◆ WORK REQUIRED ◆
Using the listing below, retype exactly the lines starting at the one with "The grid is 3" and ending at the one with "Start: (x=2, y=4). Goal: (x=0, y=3).", and include both.

*****

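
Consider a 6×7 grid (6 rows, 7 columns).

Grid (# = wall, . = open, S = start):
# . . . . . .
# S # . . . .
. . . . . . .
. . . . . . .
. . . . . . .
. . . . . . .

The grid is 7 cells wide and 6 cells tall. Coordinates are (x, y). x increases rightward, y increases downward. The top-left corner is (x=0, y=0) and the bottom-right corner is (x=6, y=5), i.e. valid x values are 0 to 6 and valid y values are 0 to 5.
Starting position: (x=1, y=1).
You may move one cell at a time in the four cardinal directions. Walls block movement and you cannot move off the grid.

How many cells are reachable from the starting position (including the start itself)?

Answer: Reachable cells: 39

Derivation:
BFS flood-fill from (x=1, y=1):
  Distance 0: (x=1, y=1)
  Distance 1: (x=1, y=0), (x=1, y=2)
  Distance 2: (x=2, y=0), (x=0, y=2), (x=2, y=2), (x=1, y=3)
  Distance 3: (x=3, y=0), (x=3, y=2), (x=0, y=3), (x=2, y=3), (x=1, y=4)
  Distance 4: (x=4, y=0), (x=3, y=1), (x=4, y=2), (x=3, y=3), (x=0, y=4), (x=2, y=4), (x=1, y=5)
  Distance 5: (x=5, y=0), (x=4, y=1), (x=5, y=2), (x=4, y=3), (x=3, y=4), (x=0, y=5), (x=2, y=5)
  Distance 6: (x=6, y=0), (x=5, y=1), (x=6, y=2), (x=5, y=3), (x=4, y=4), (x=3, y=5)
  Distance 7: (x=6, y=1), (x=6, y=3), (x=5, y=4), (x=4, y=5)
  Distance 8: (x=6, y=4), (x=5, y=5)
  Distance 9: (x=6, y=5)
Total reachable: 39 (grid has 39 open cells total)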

*****

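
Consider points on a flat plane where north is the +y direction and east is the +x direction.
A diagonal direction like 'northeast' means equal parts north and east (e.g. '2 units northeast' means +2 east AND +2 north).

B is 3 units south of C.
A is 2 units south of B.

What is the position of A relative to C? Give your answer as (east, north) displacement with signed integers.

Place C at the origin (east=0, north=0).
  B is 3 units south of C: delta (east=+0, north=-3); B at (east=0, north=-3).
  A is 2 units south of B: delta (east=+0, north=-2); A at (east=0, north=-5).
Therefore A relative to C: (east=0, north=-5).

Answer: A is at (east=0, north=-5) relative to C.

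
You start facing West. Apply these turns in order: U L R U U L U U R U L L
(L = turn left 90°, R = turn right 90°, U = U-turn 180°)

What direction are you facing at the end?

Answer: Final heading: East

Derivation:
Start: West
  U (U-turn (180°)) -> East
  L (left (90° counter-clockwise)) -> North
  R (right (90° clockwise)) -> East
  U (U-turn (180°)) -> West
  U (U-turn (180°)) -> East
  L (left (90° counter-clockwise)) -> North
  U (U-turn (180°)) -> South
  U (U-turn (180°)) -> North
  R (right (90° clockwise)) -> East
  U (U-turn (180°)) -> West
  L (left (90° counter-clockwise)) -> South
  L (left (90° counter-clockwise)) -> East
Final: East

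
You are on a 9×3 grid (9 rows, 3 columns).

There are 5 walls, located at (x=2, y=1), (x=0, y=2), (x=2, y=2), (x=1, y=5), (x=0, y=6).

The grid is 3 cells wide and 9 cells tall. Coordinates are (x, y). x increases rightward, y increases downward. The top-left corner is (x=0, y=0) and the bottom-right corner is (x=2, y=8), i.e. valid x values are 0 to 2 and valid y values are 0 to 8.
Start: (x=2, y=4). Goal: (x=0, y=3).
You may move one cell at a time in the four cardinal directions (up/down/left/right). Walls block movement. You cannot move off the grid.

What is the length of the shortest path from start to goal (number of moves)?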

*****

◆ WRITTEN RESPONSE ◆
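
The grid is 3 cells wide and 9 cells tall. Coordinates are (x, y). x increases rightward, y increases downward. The top-left corner is (x=0, y=0) and the bottom-right corner is (x=2, y=8), i.e. valid x values are 0 to 2 and valid y values are 0 to 8.
Start: (x=2, y=4). Goal: (x=0, y=3).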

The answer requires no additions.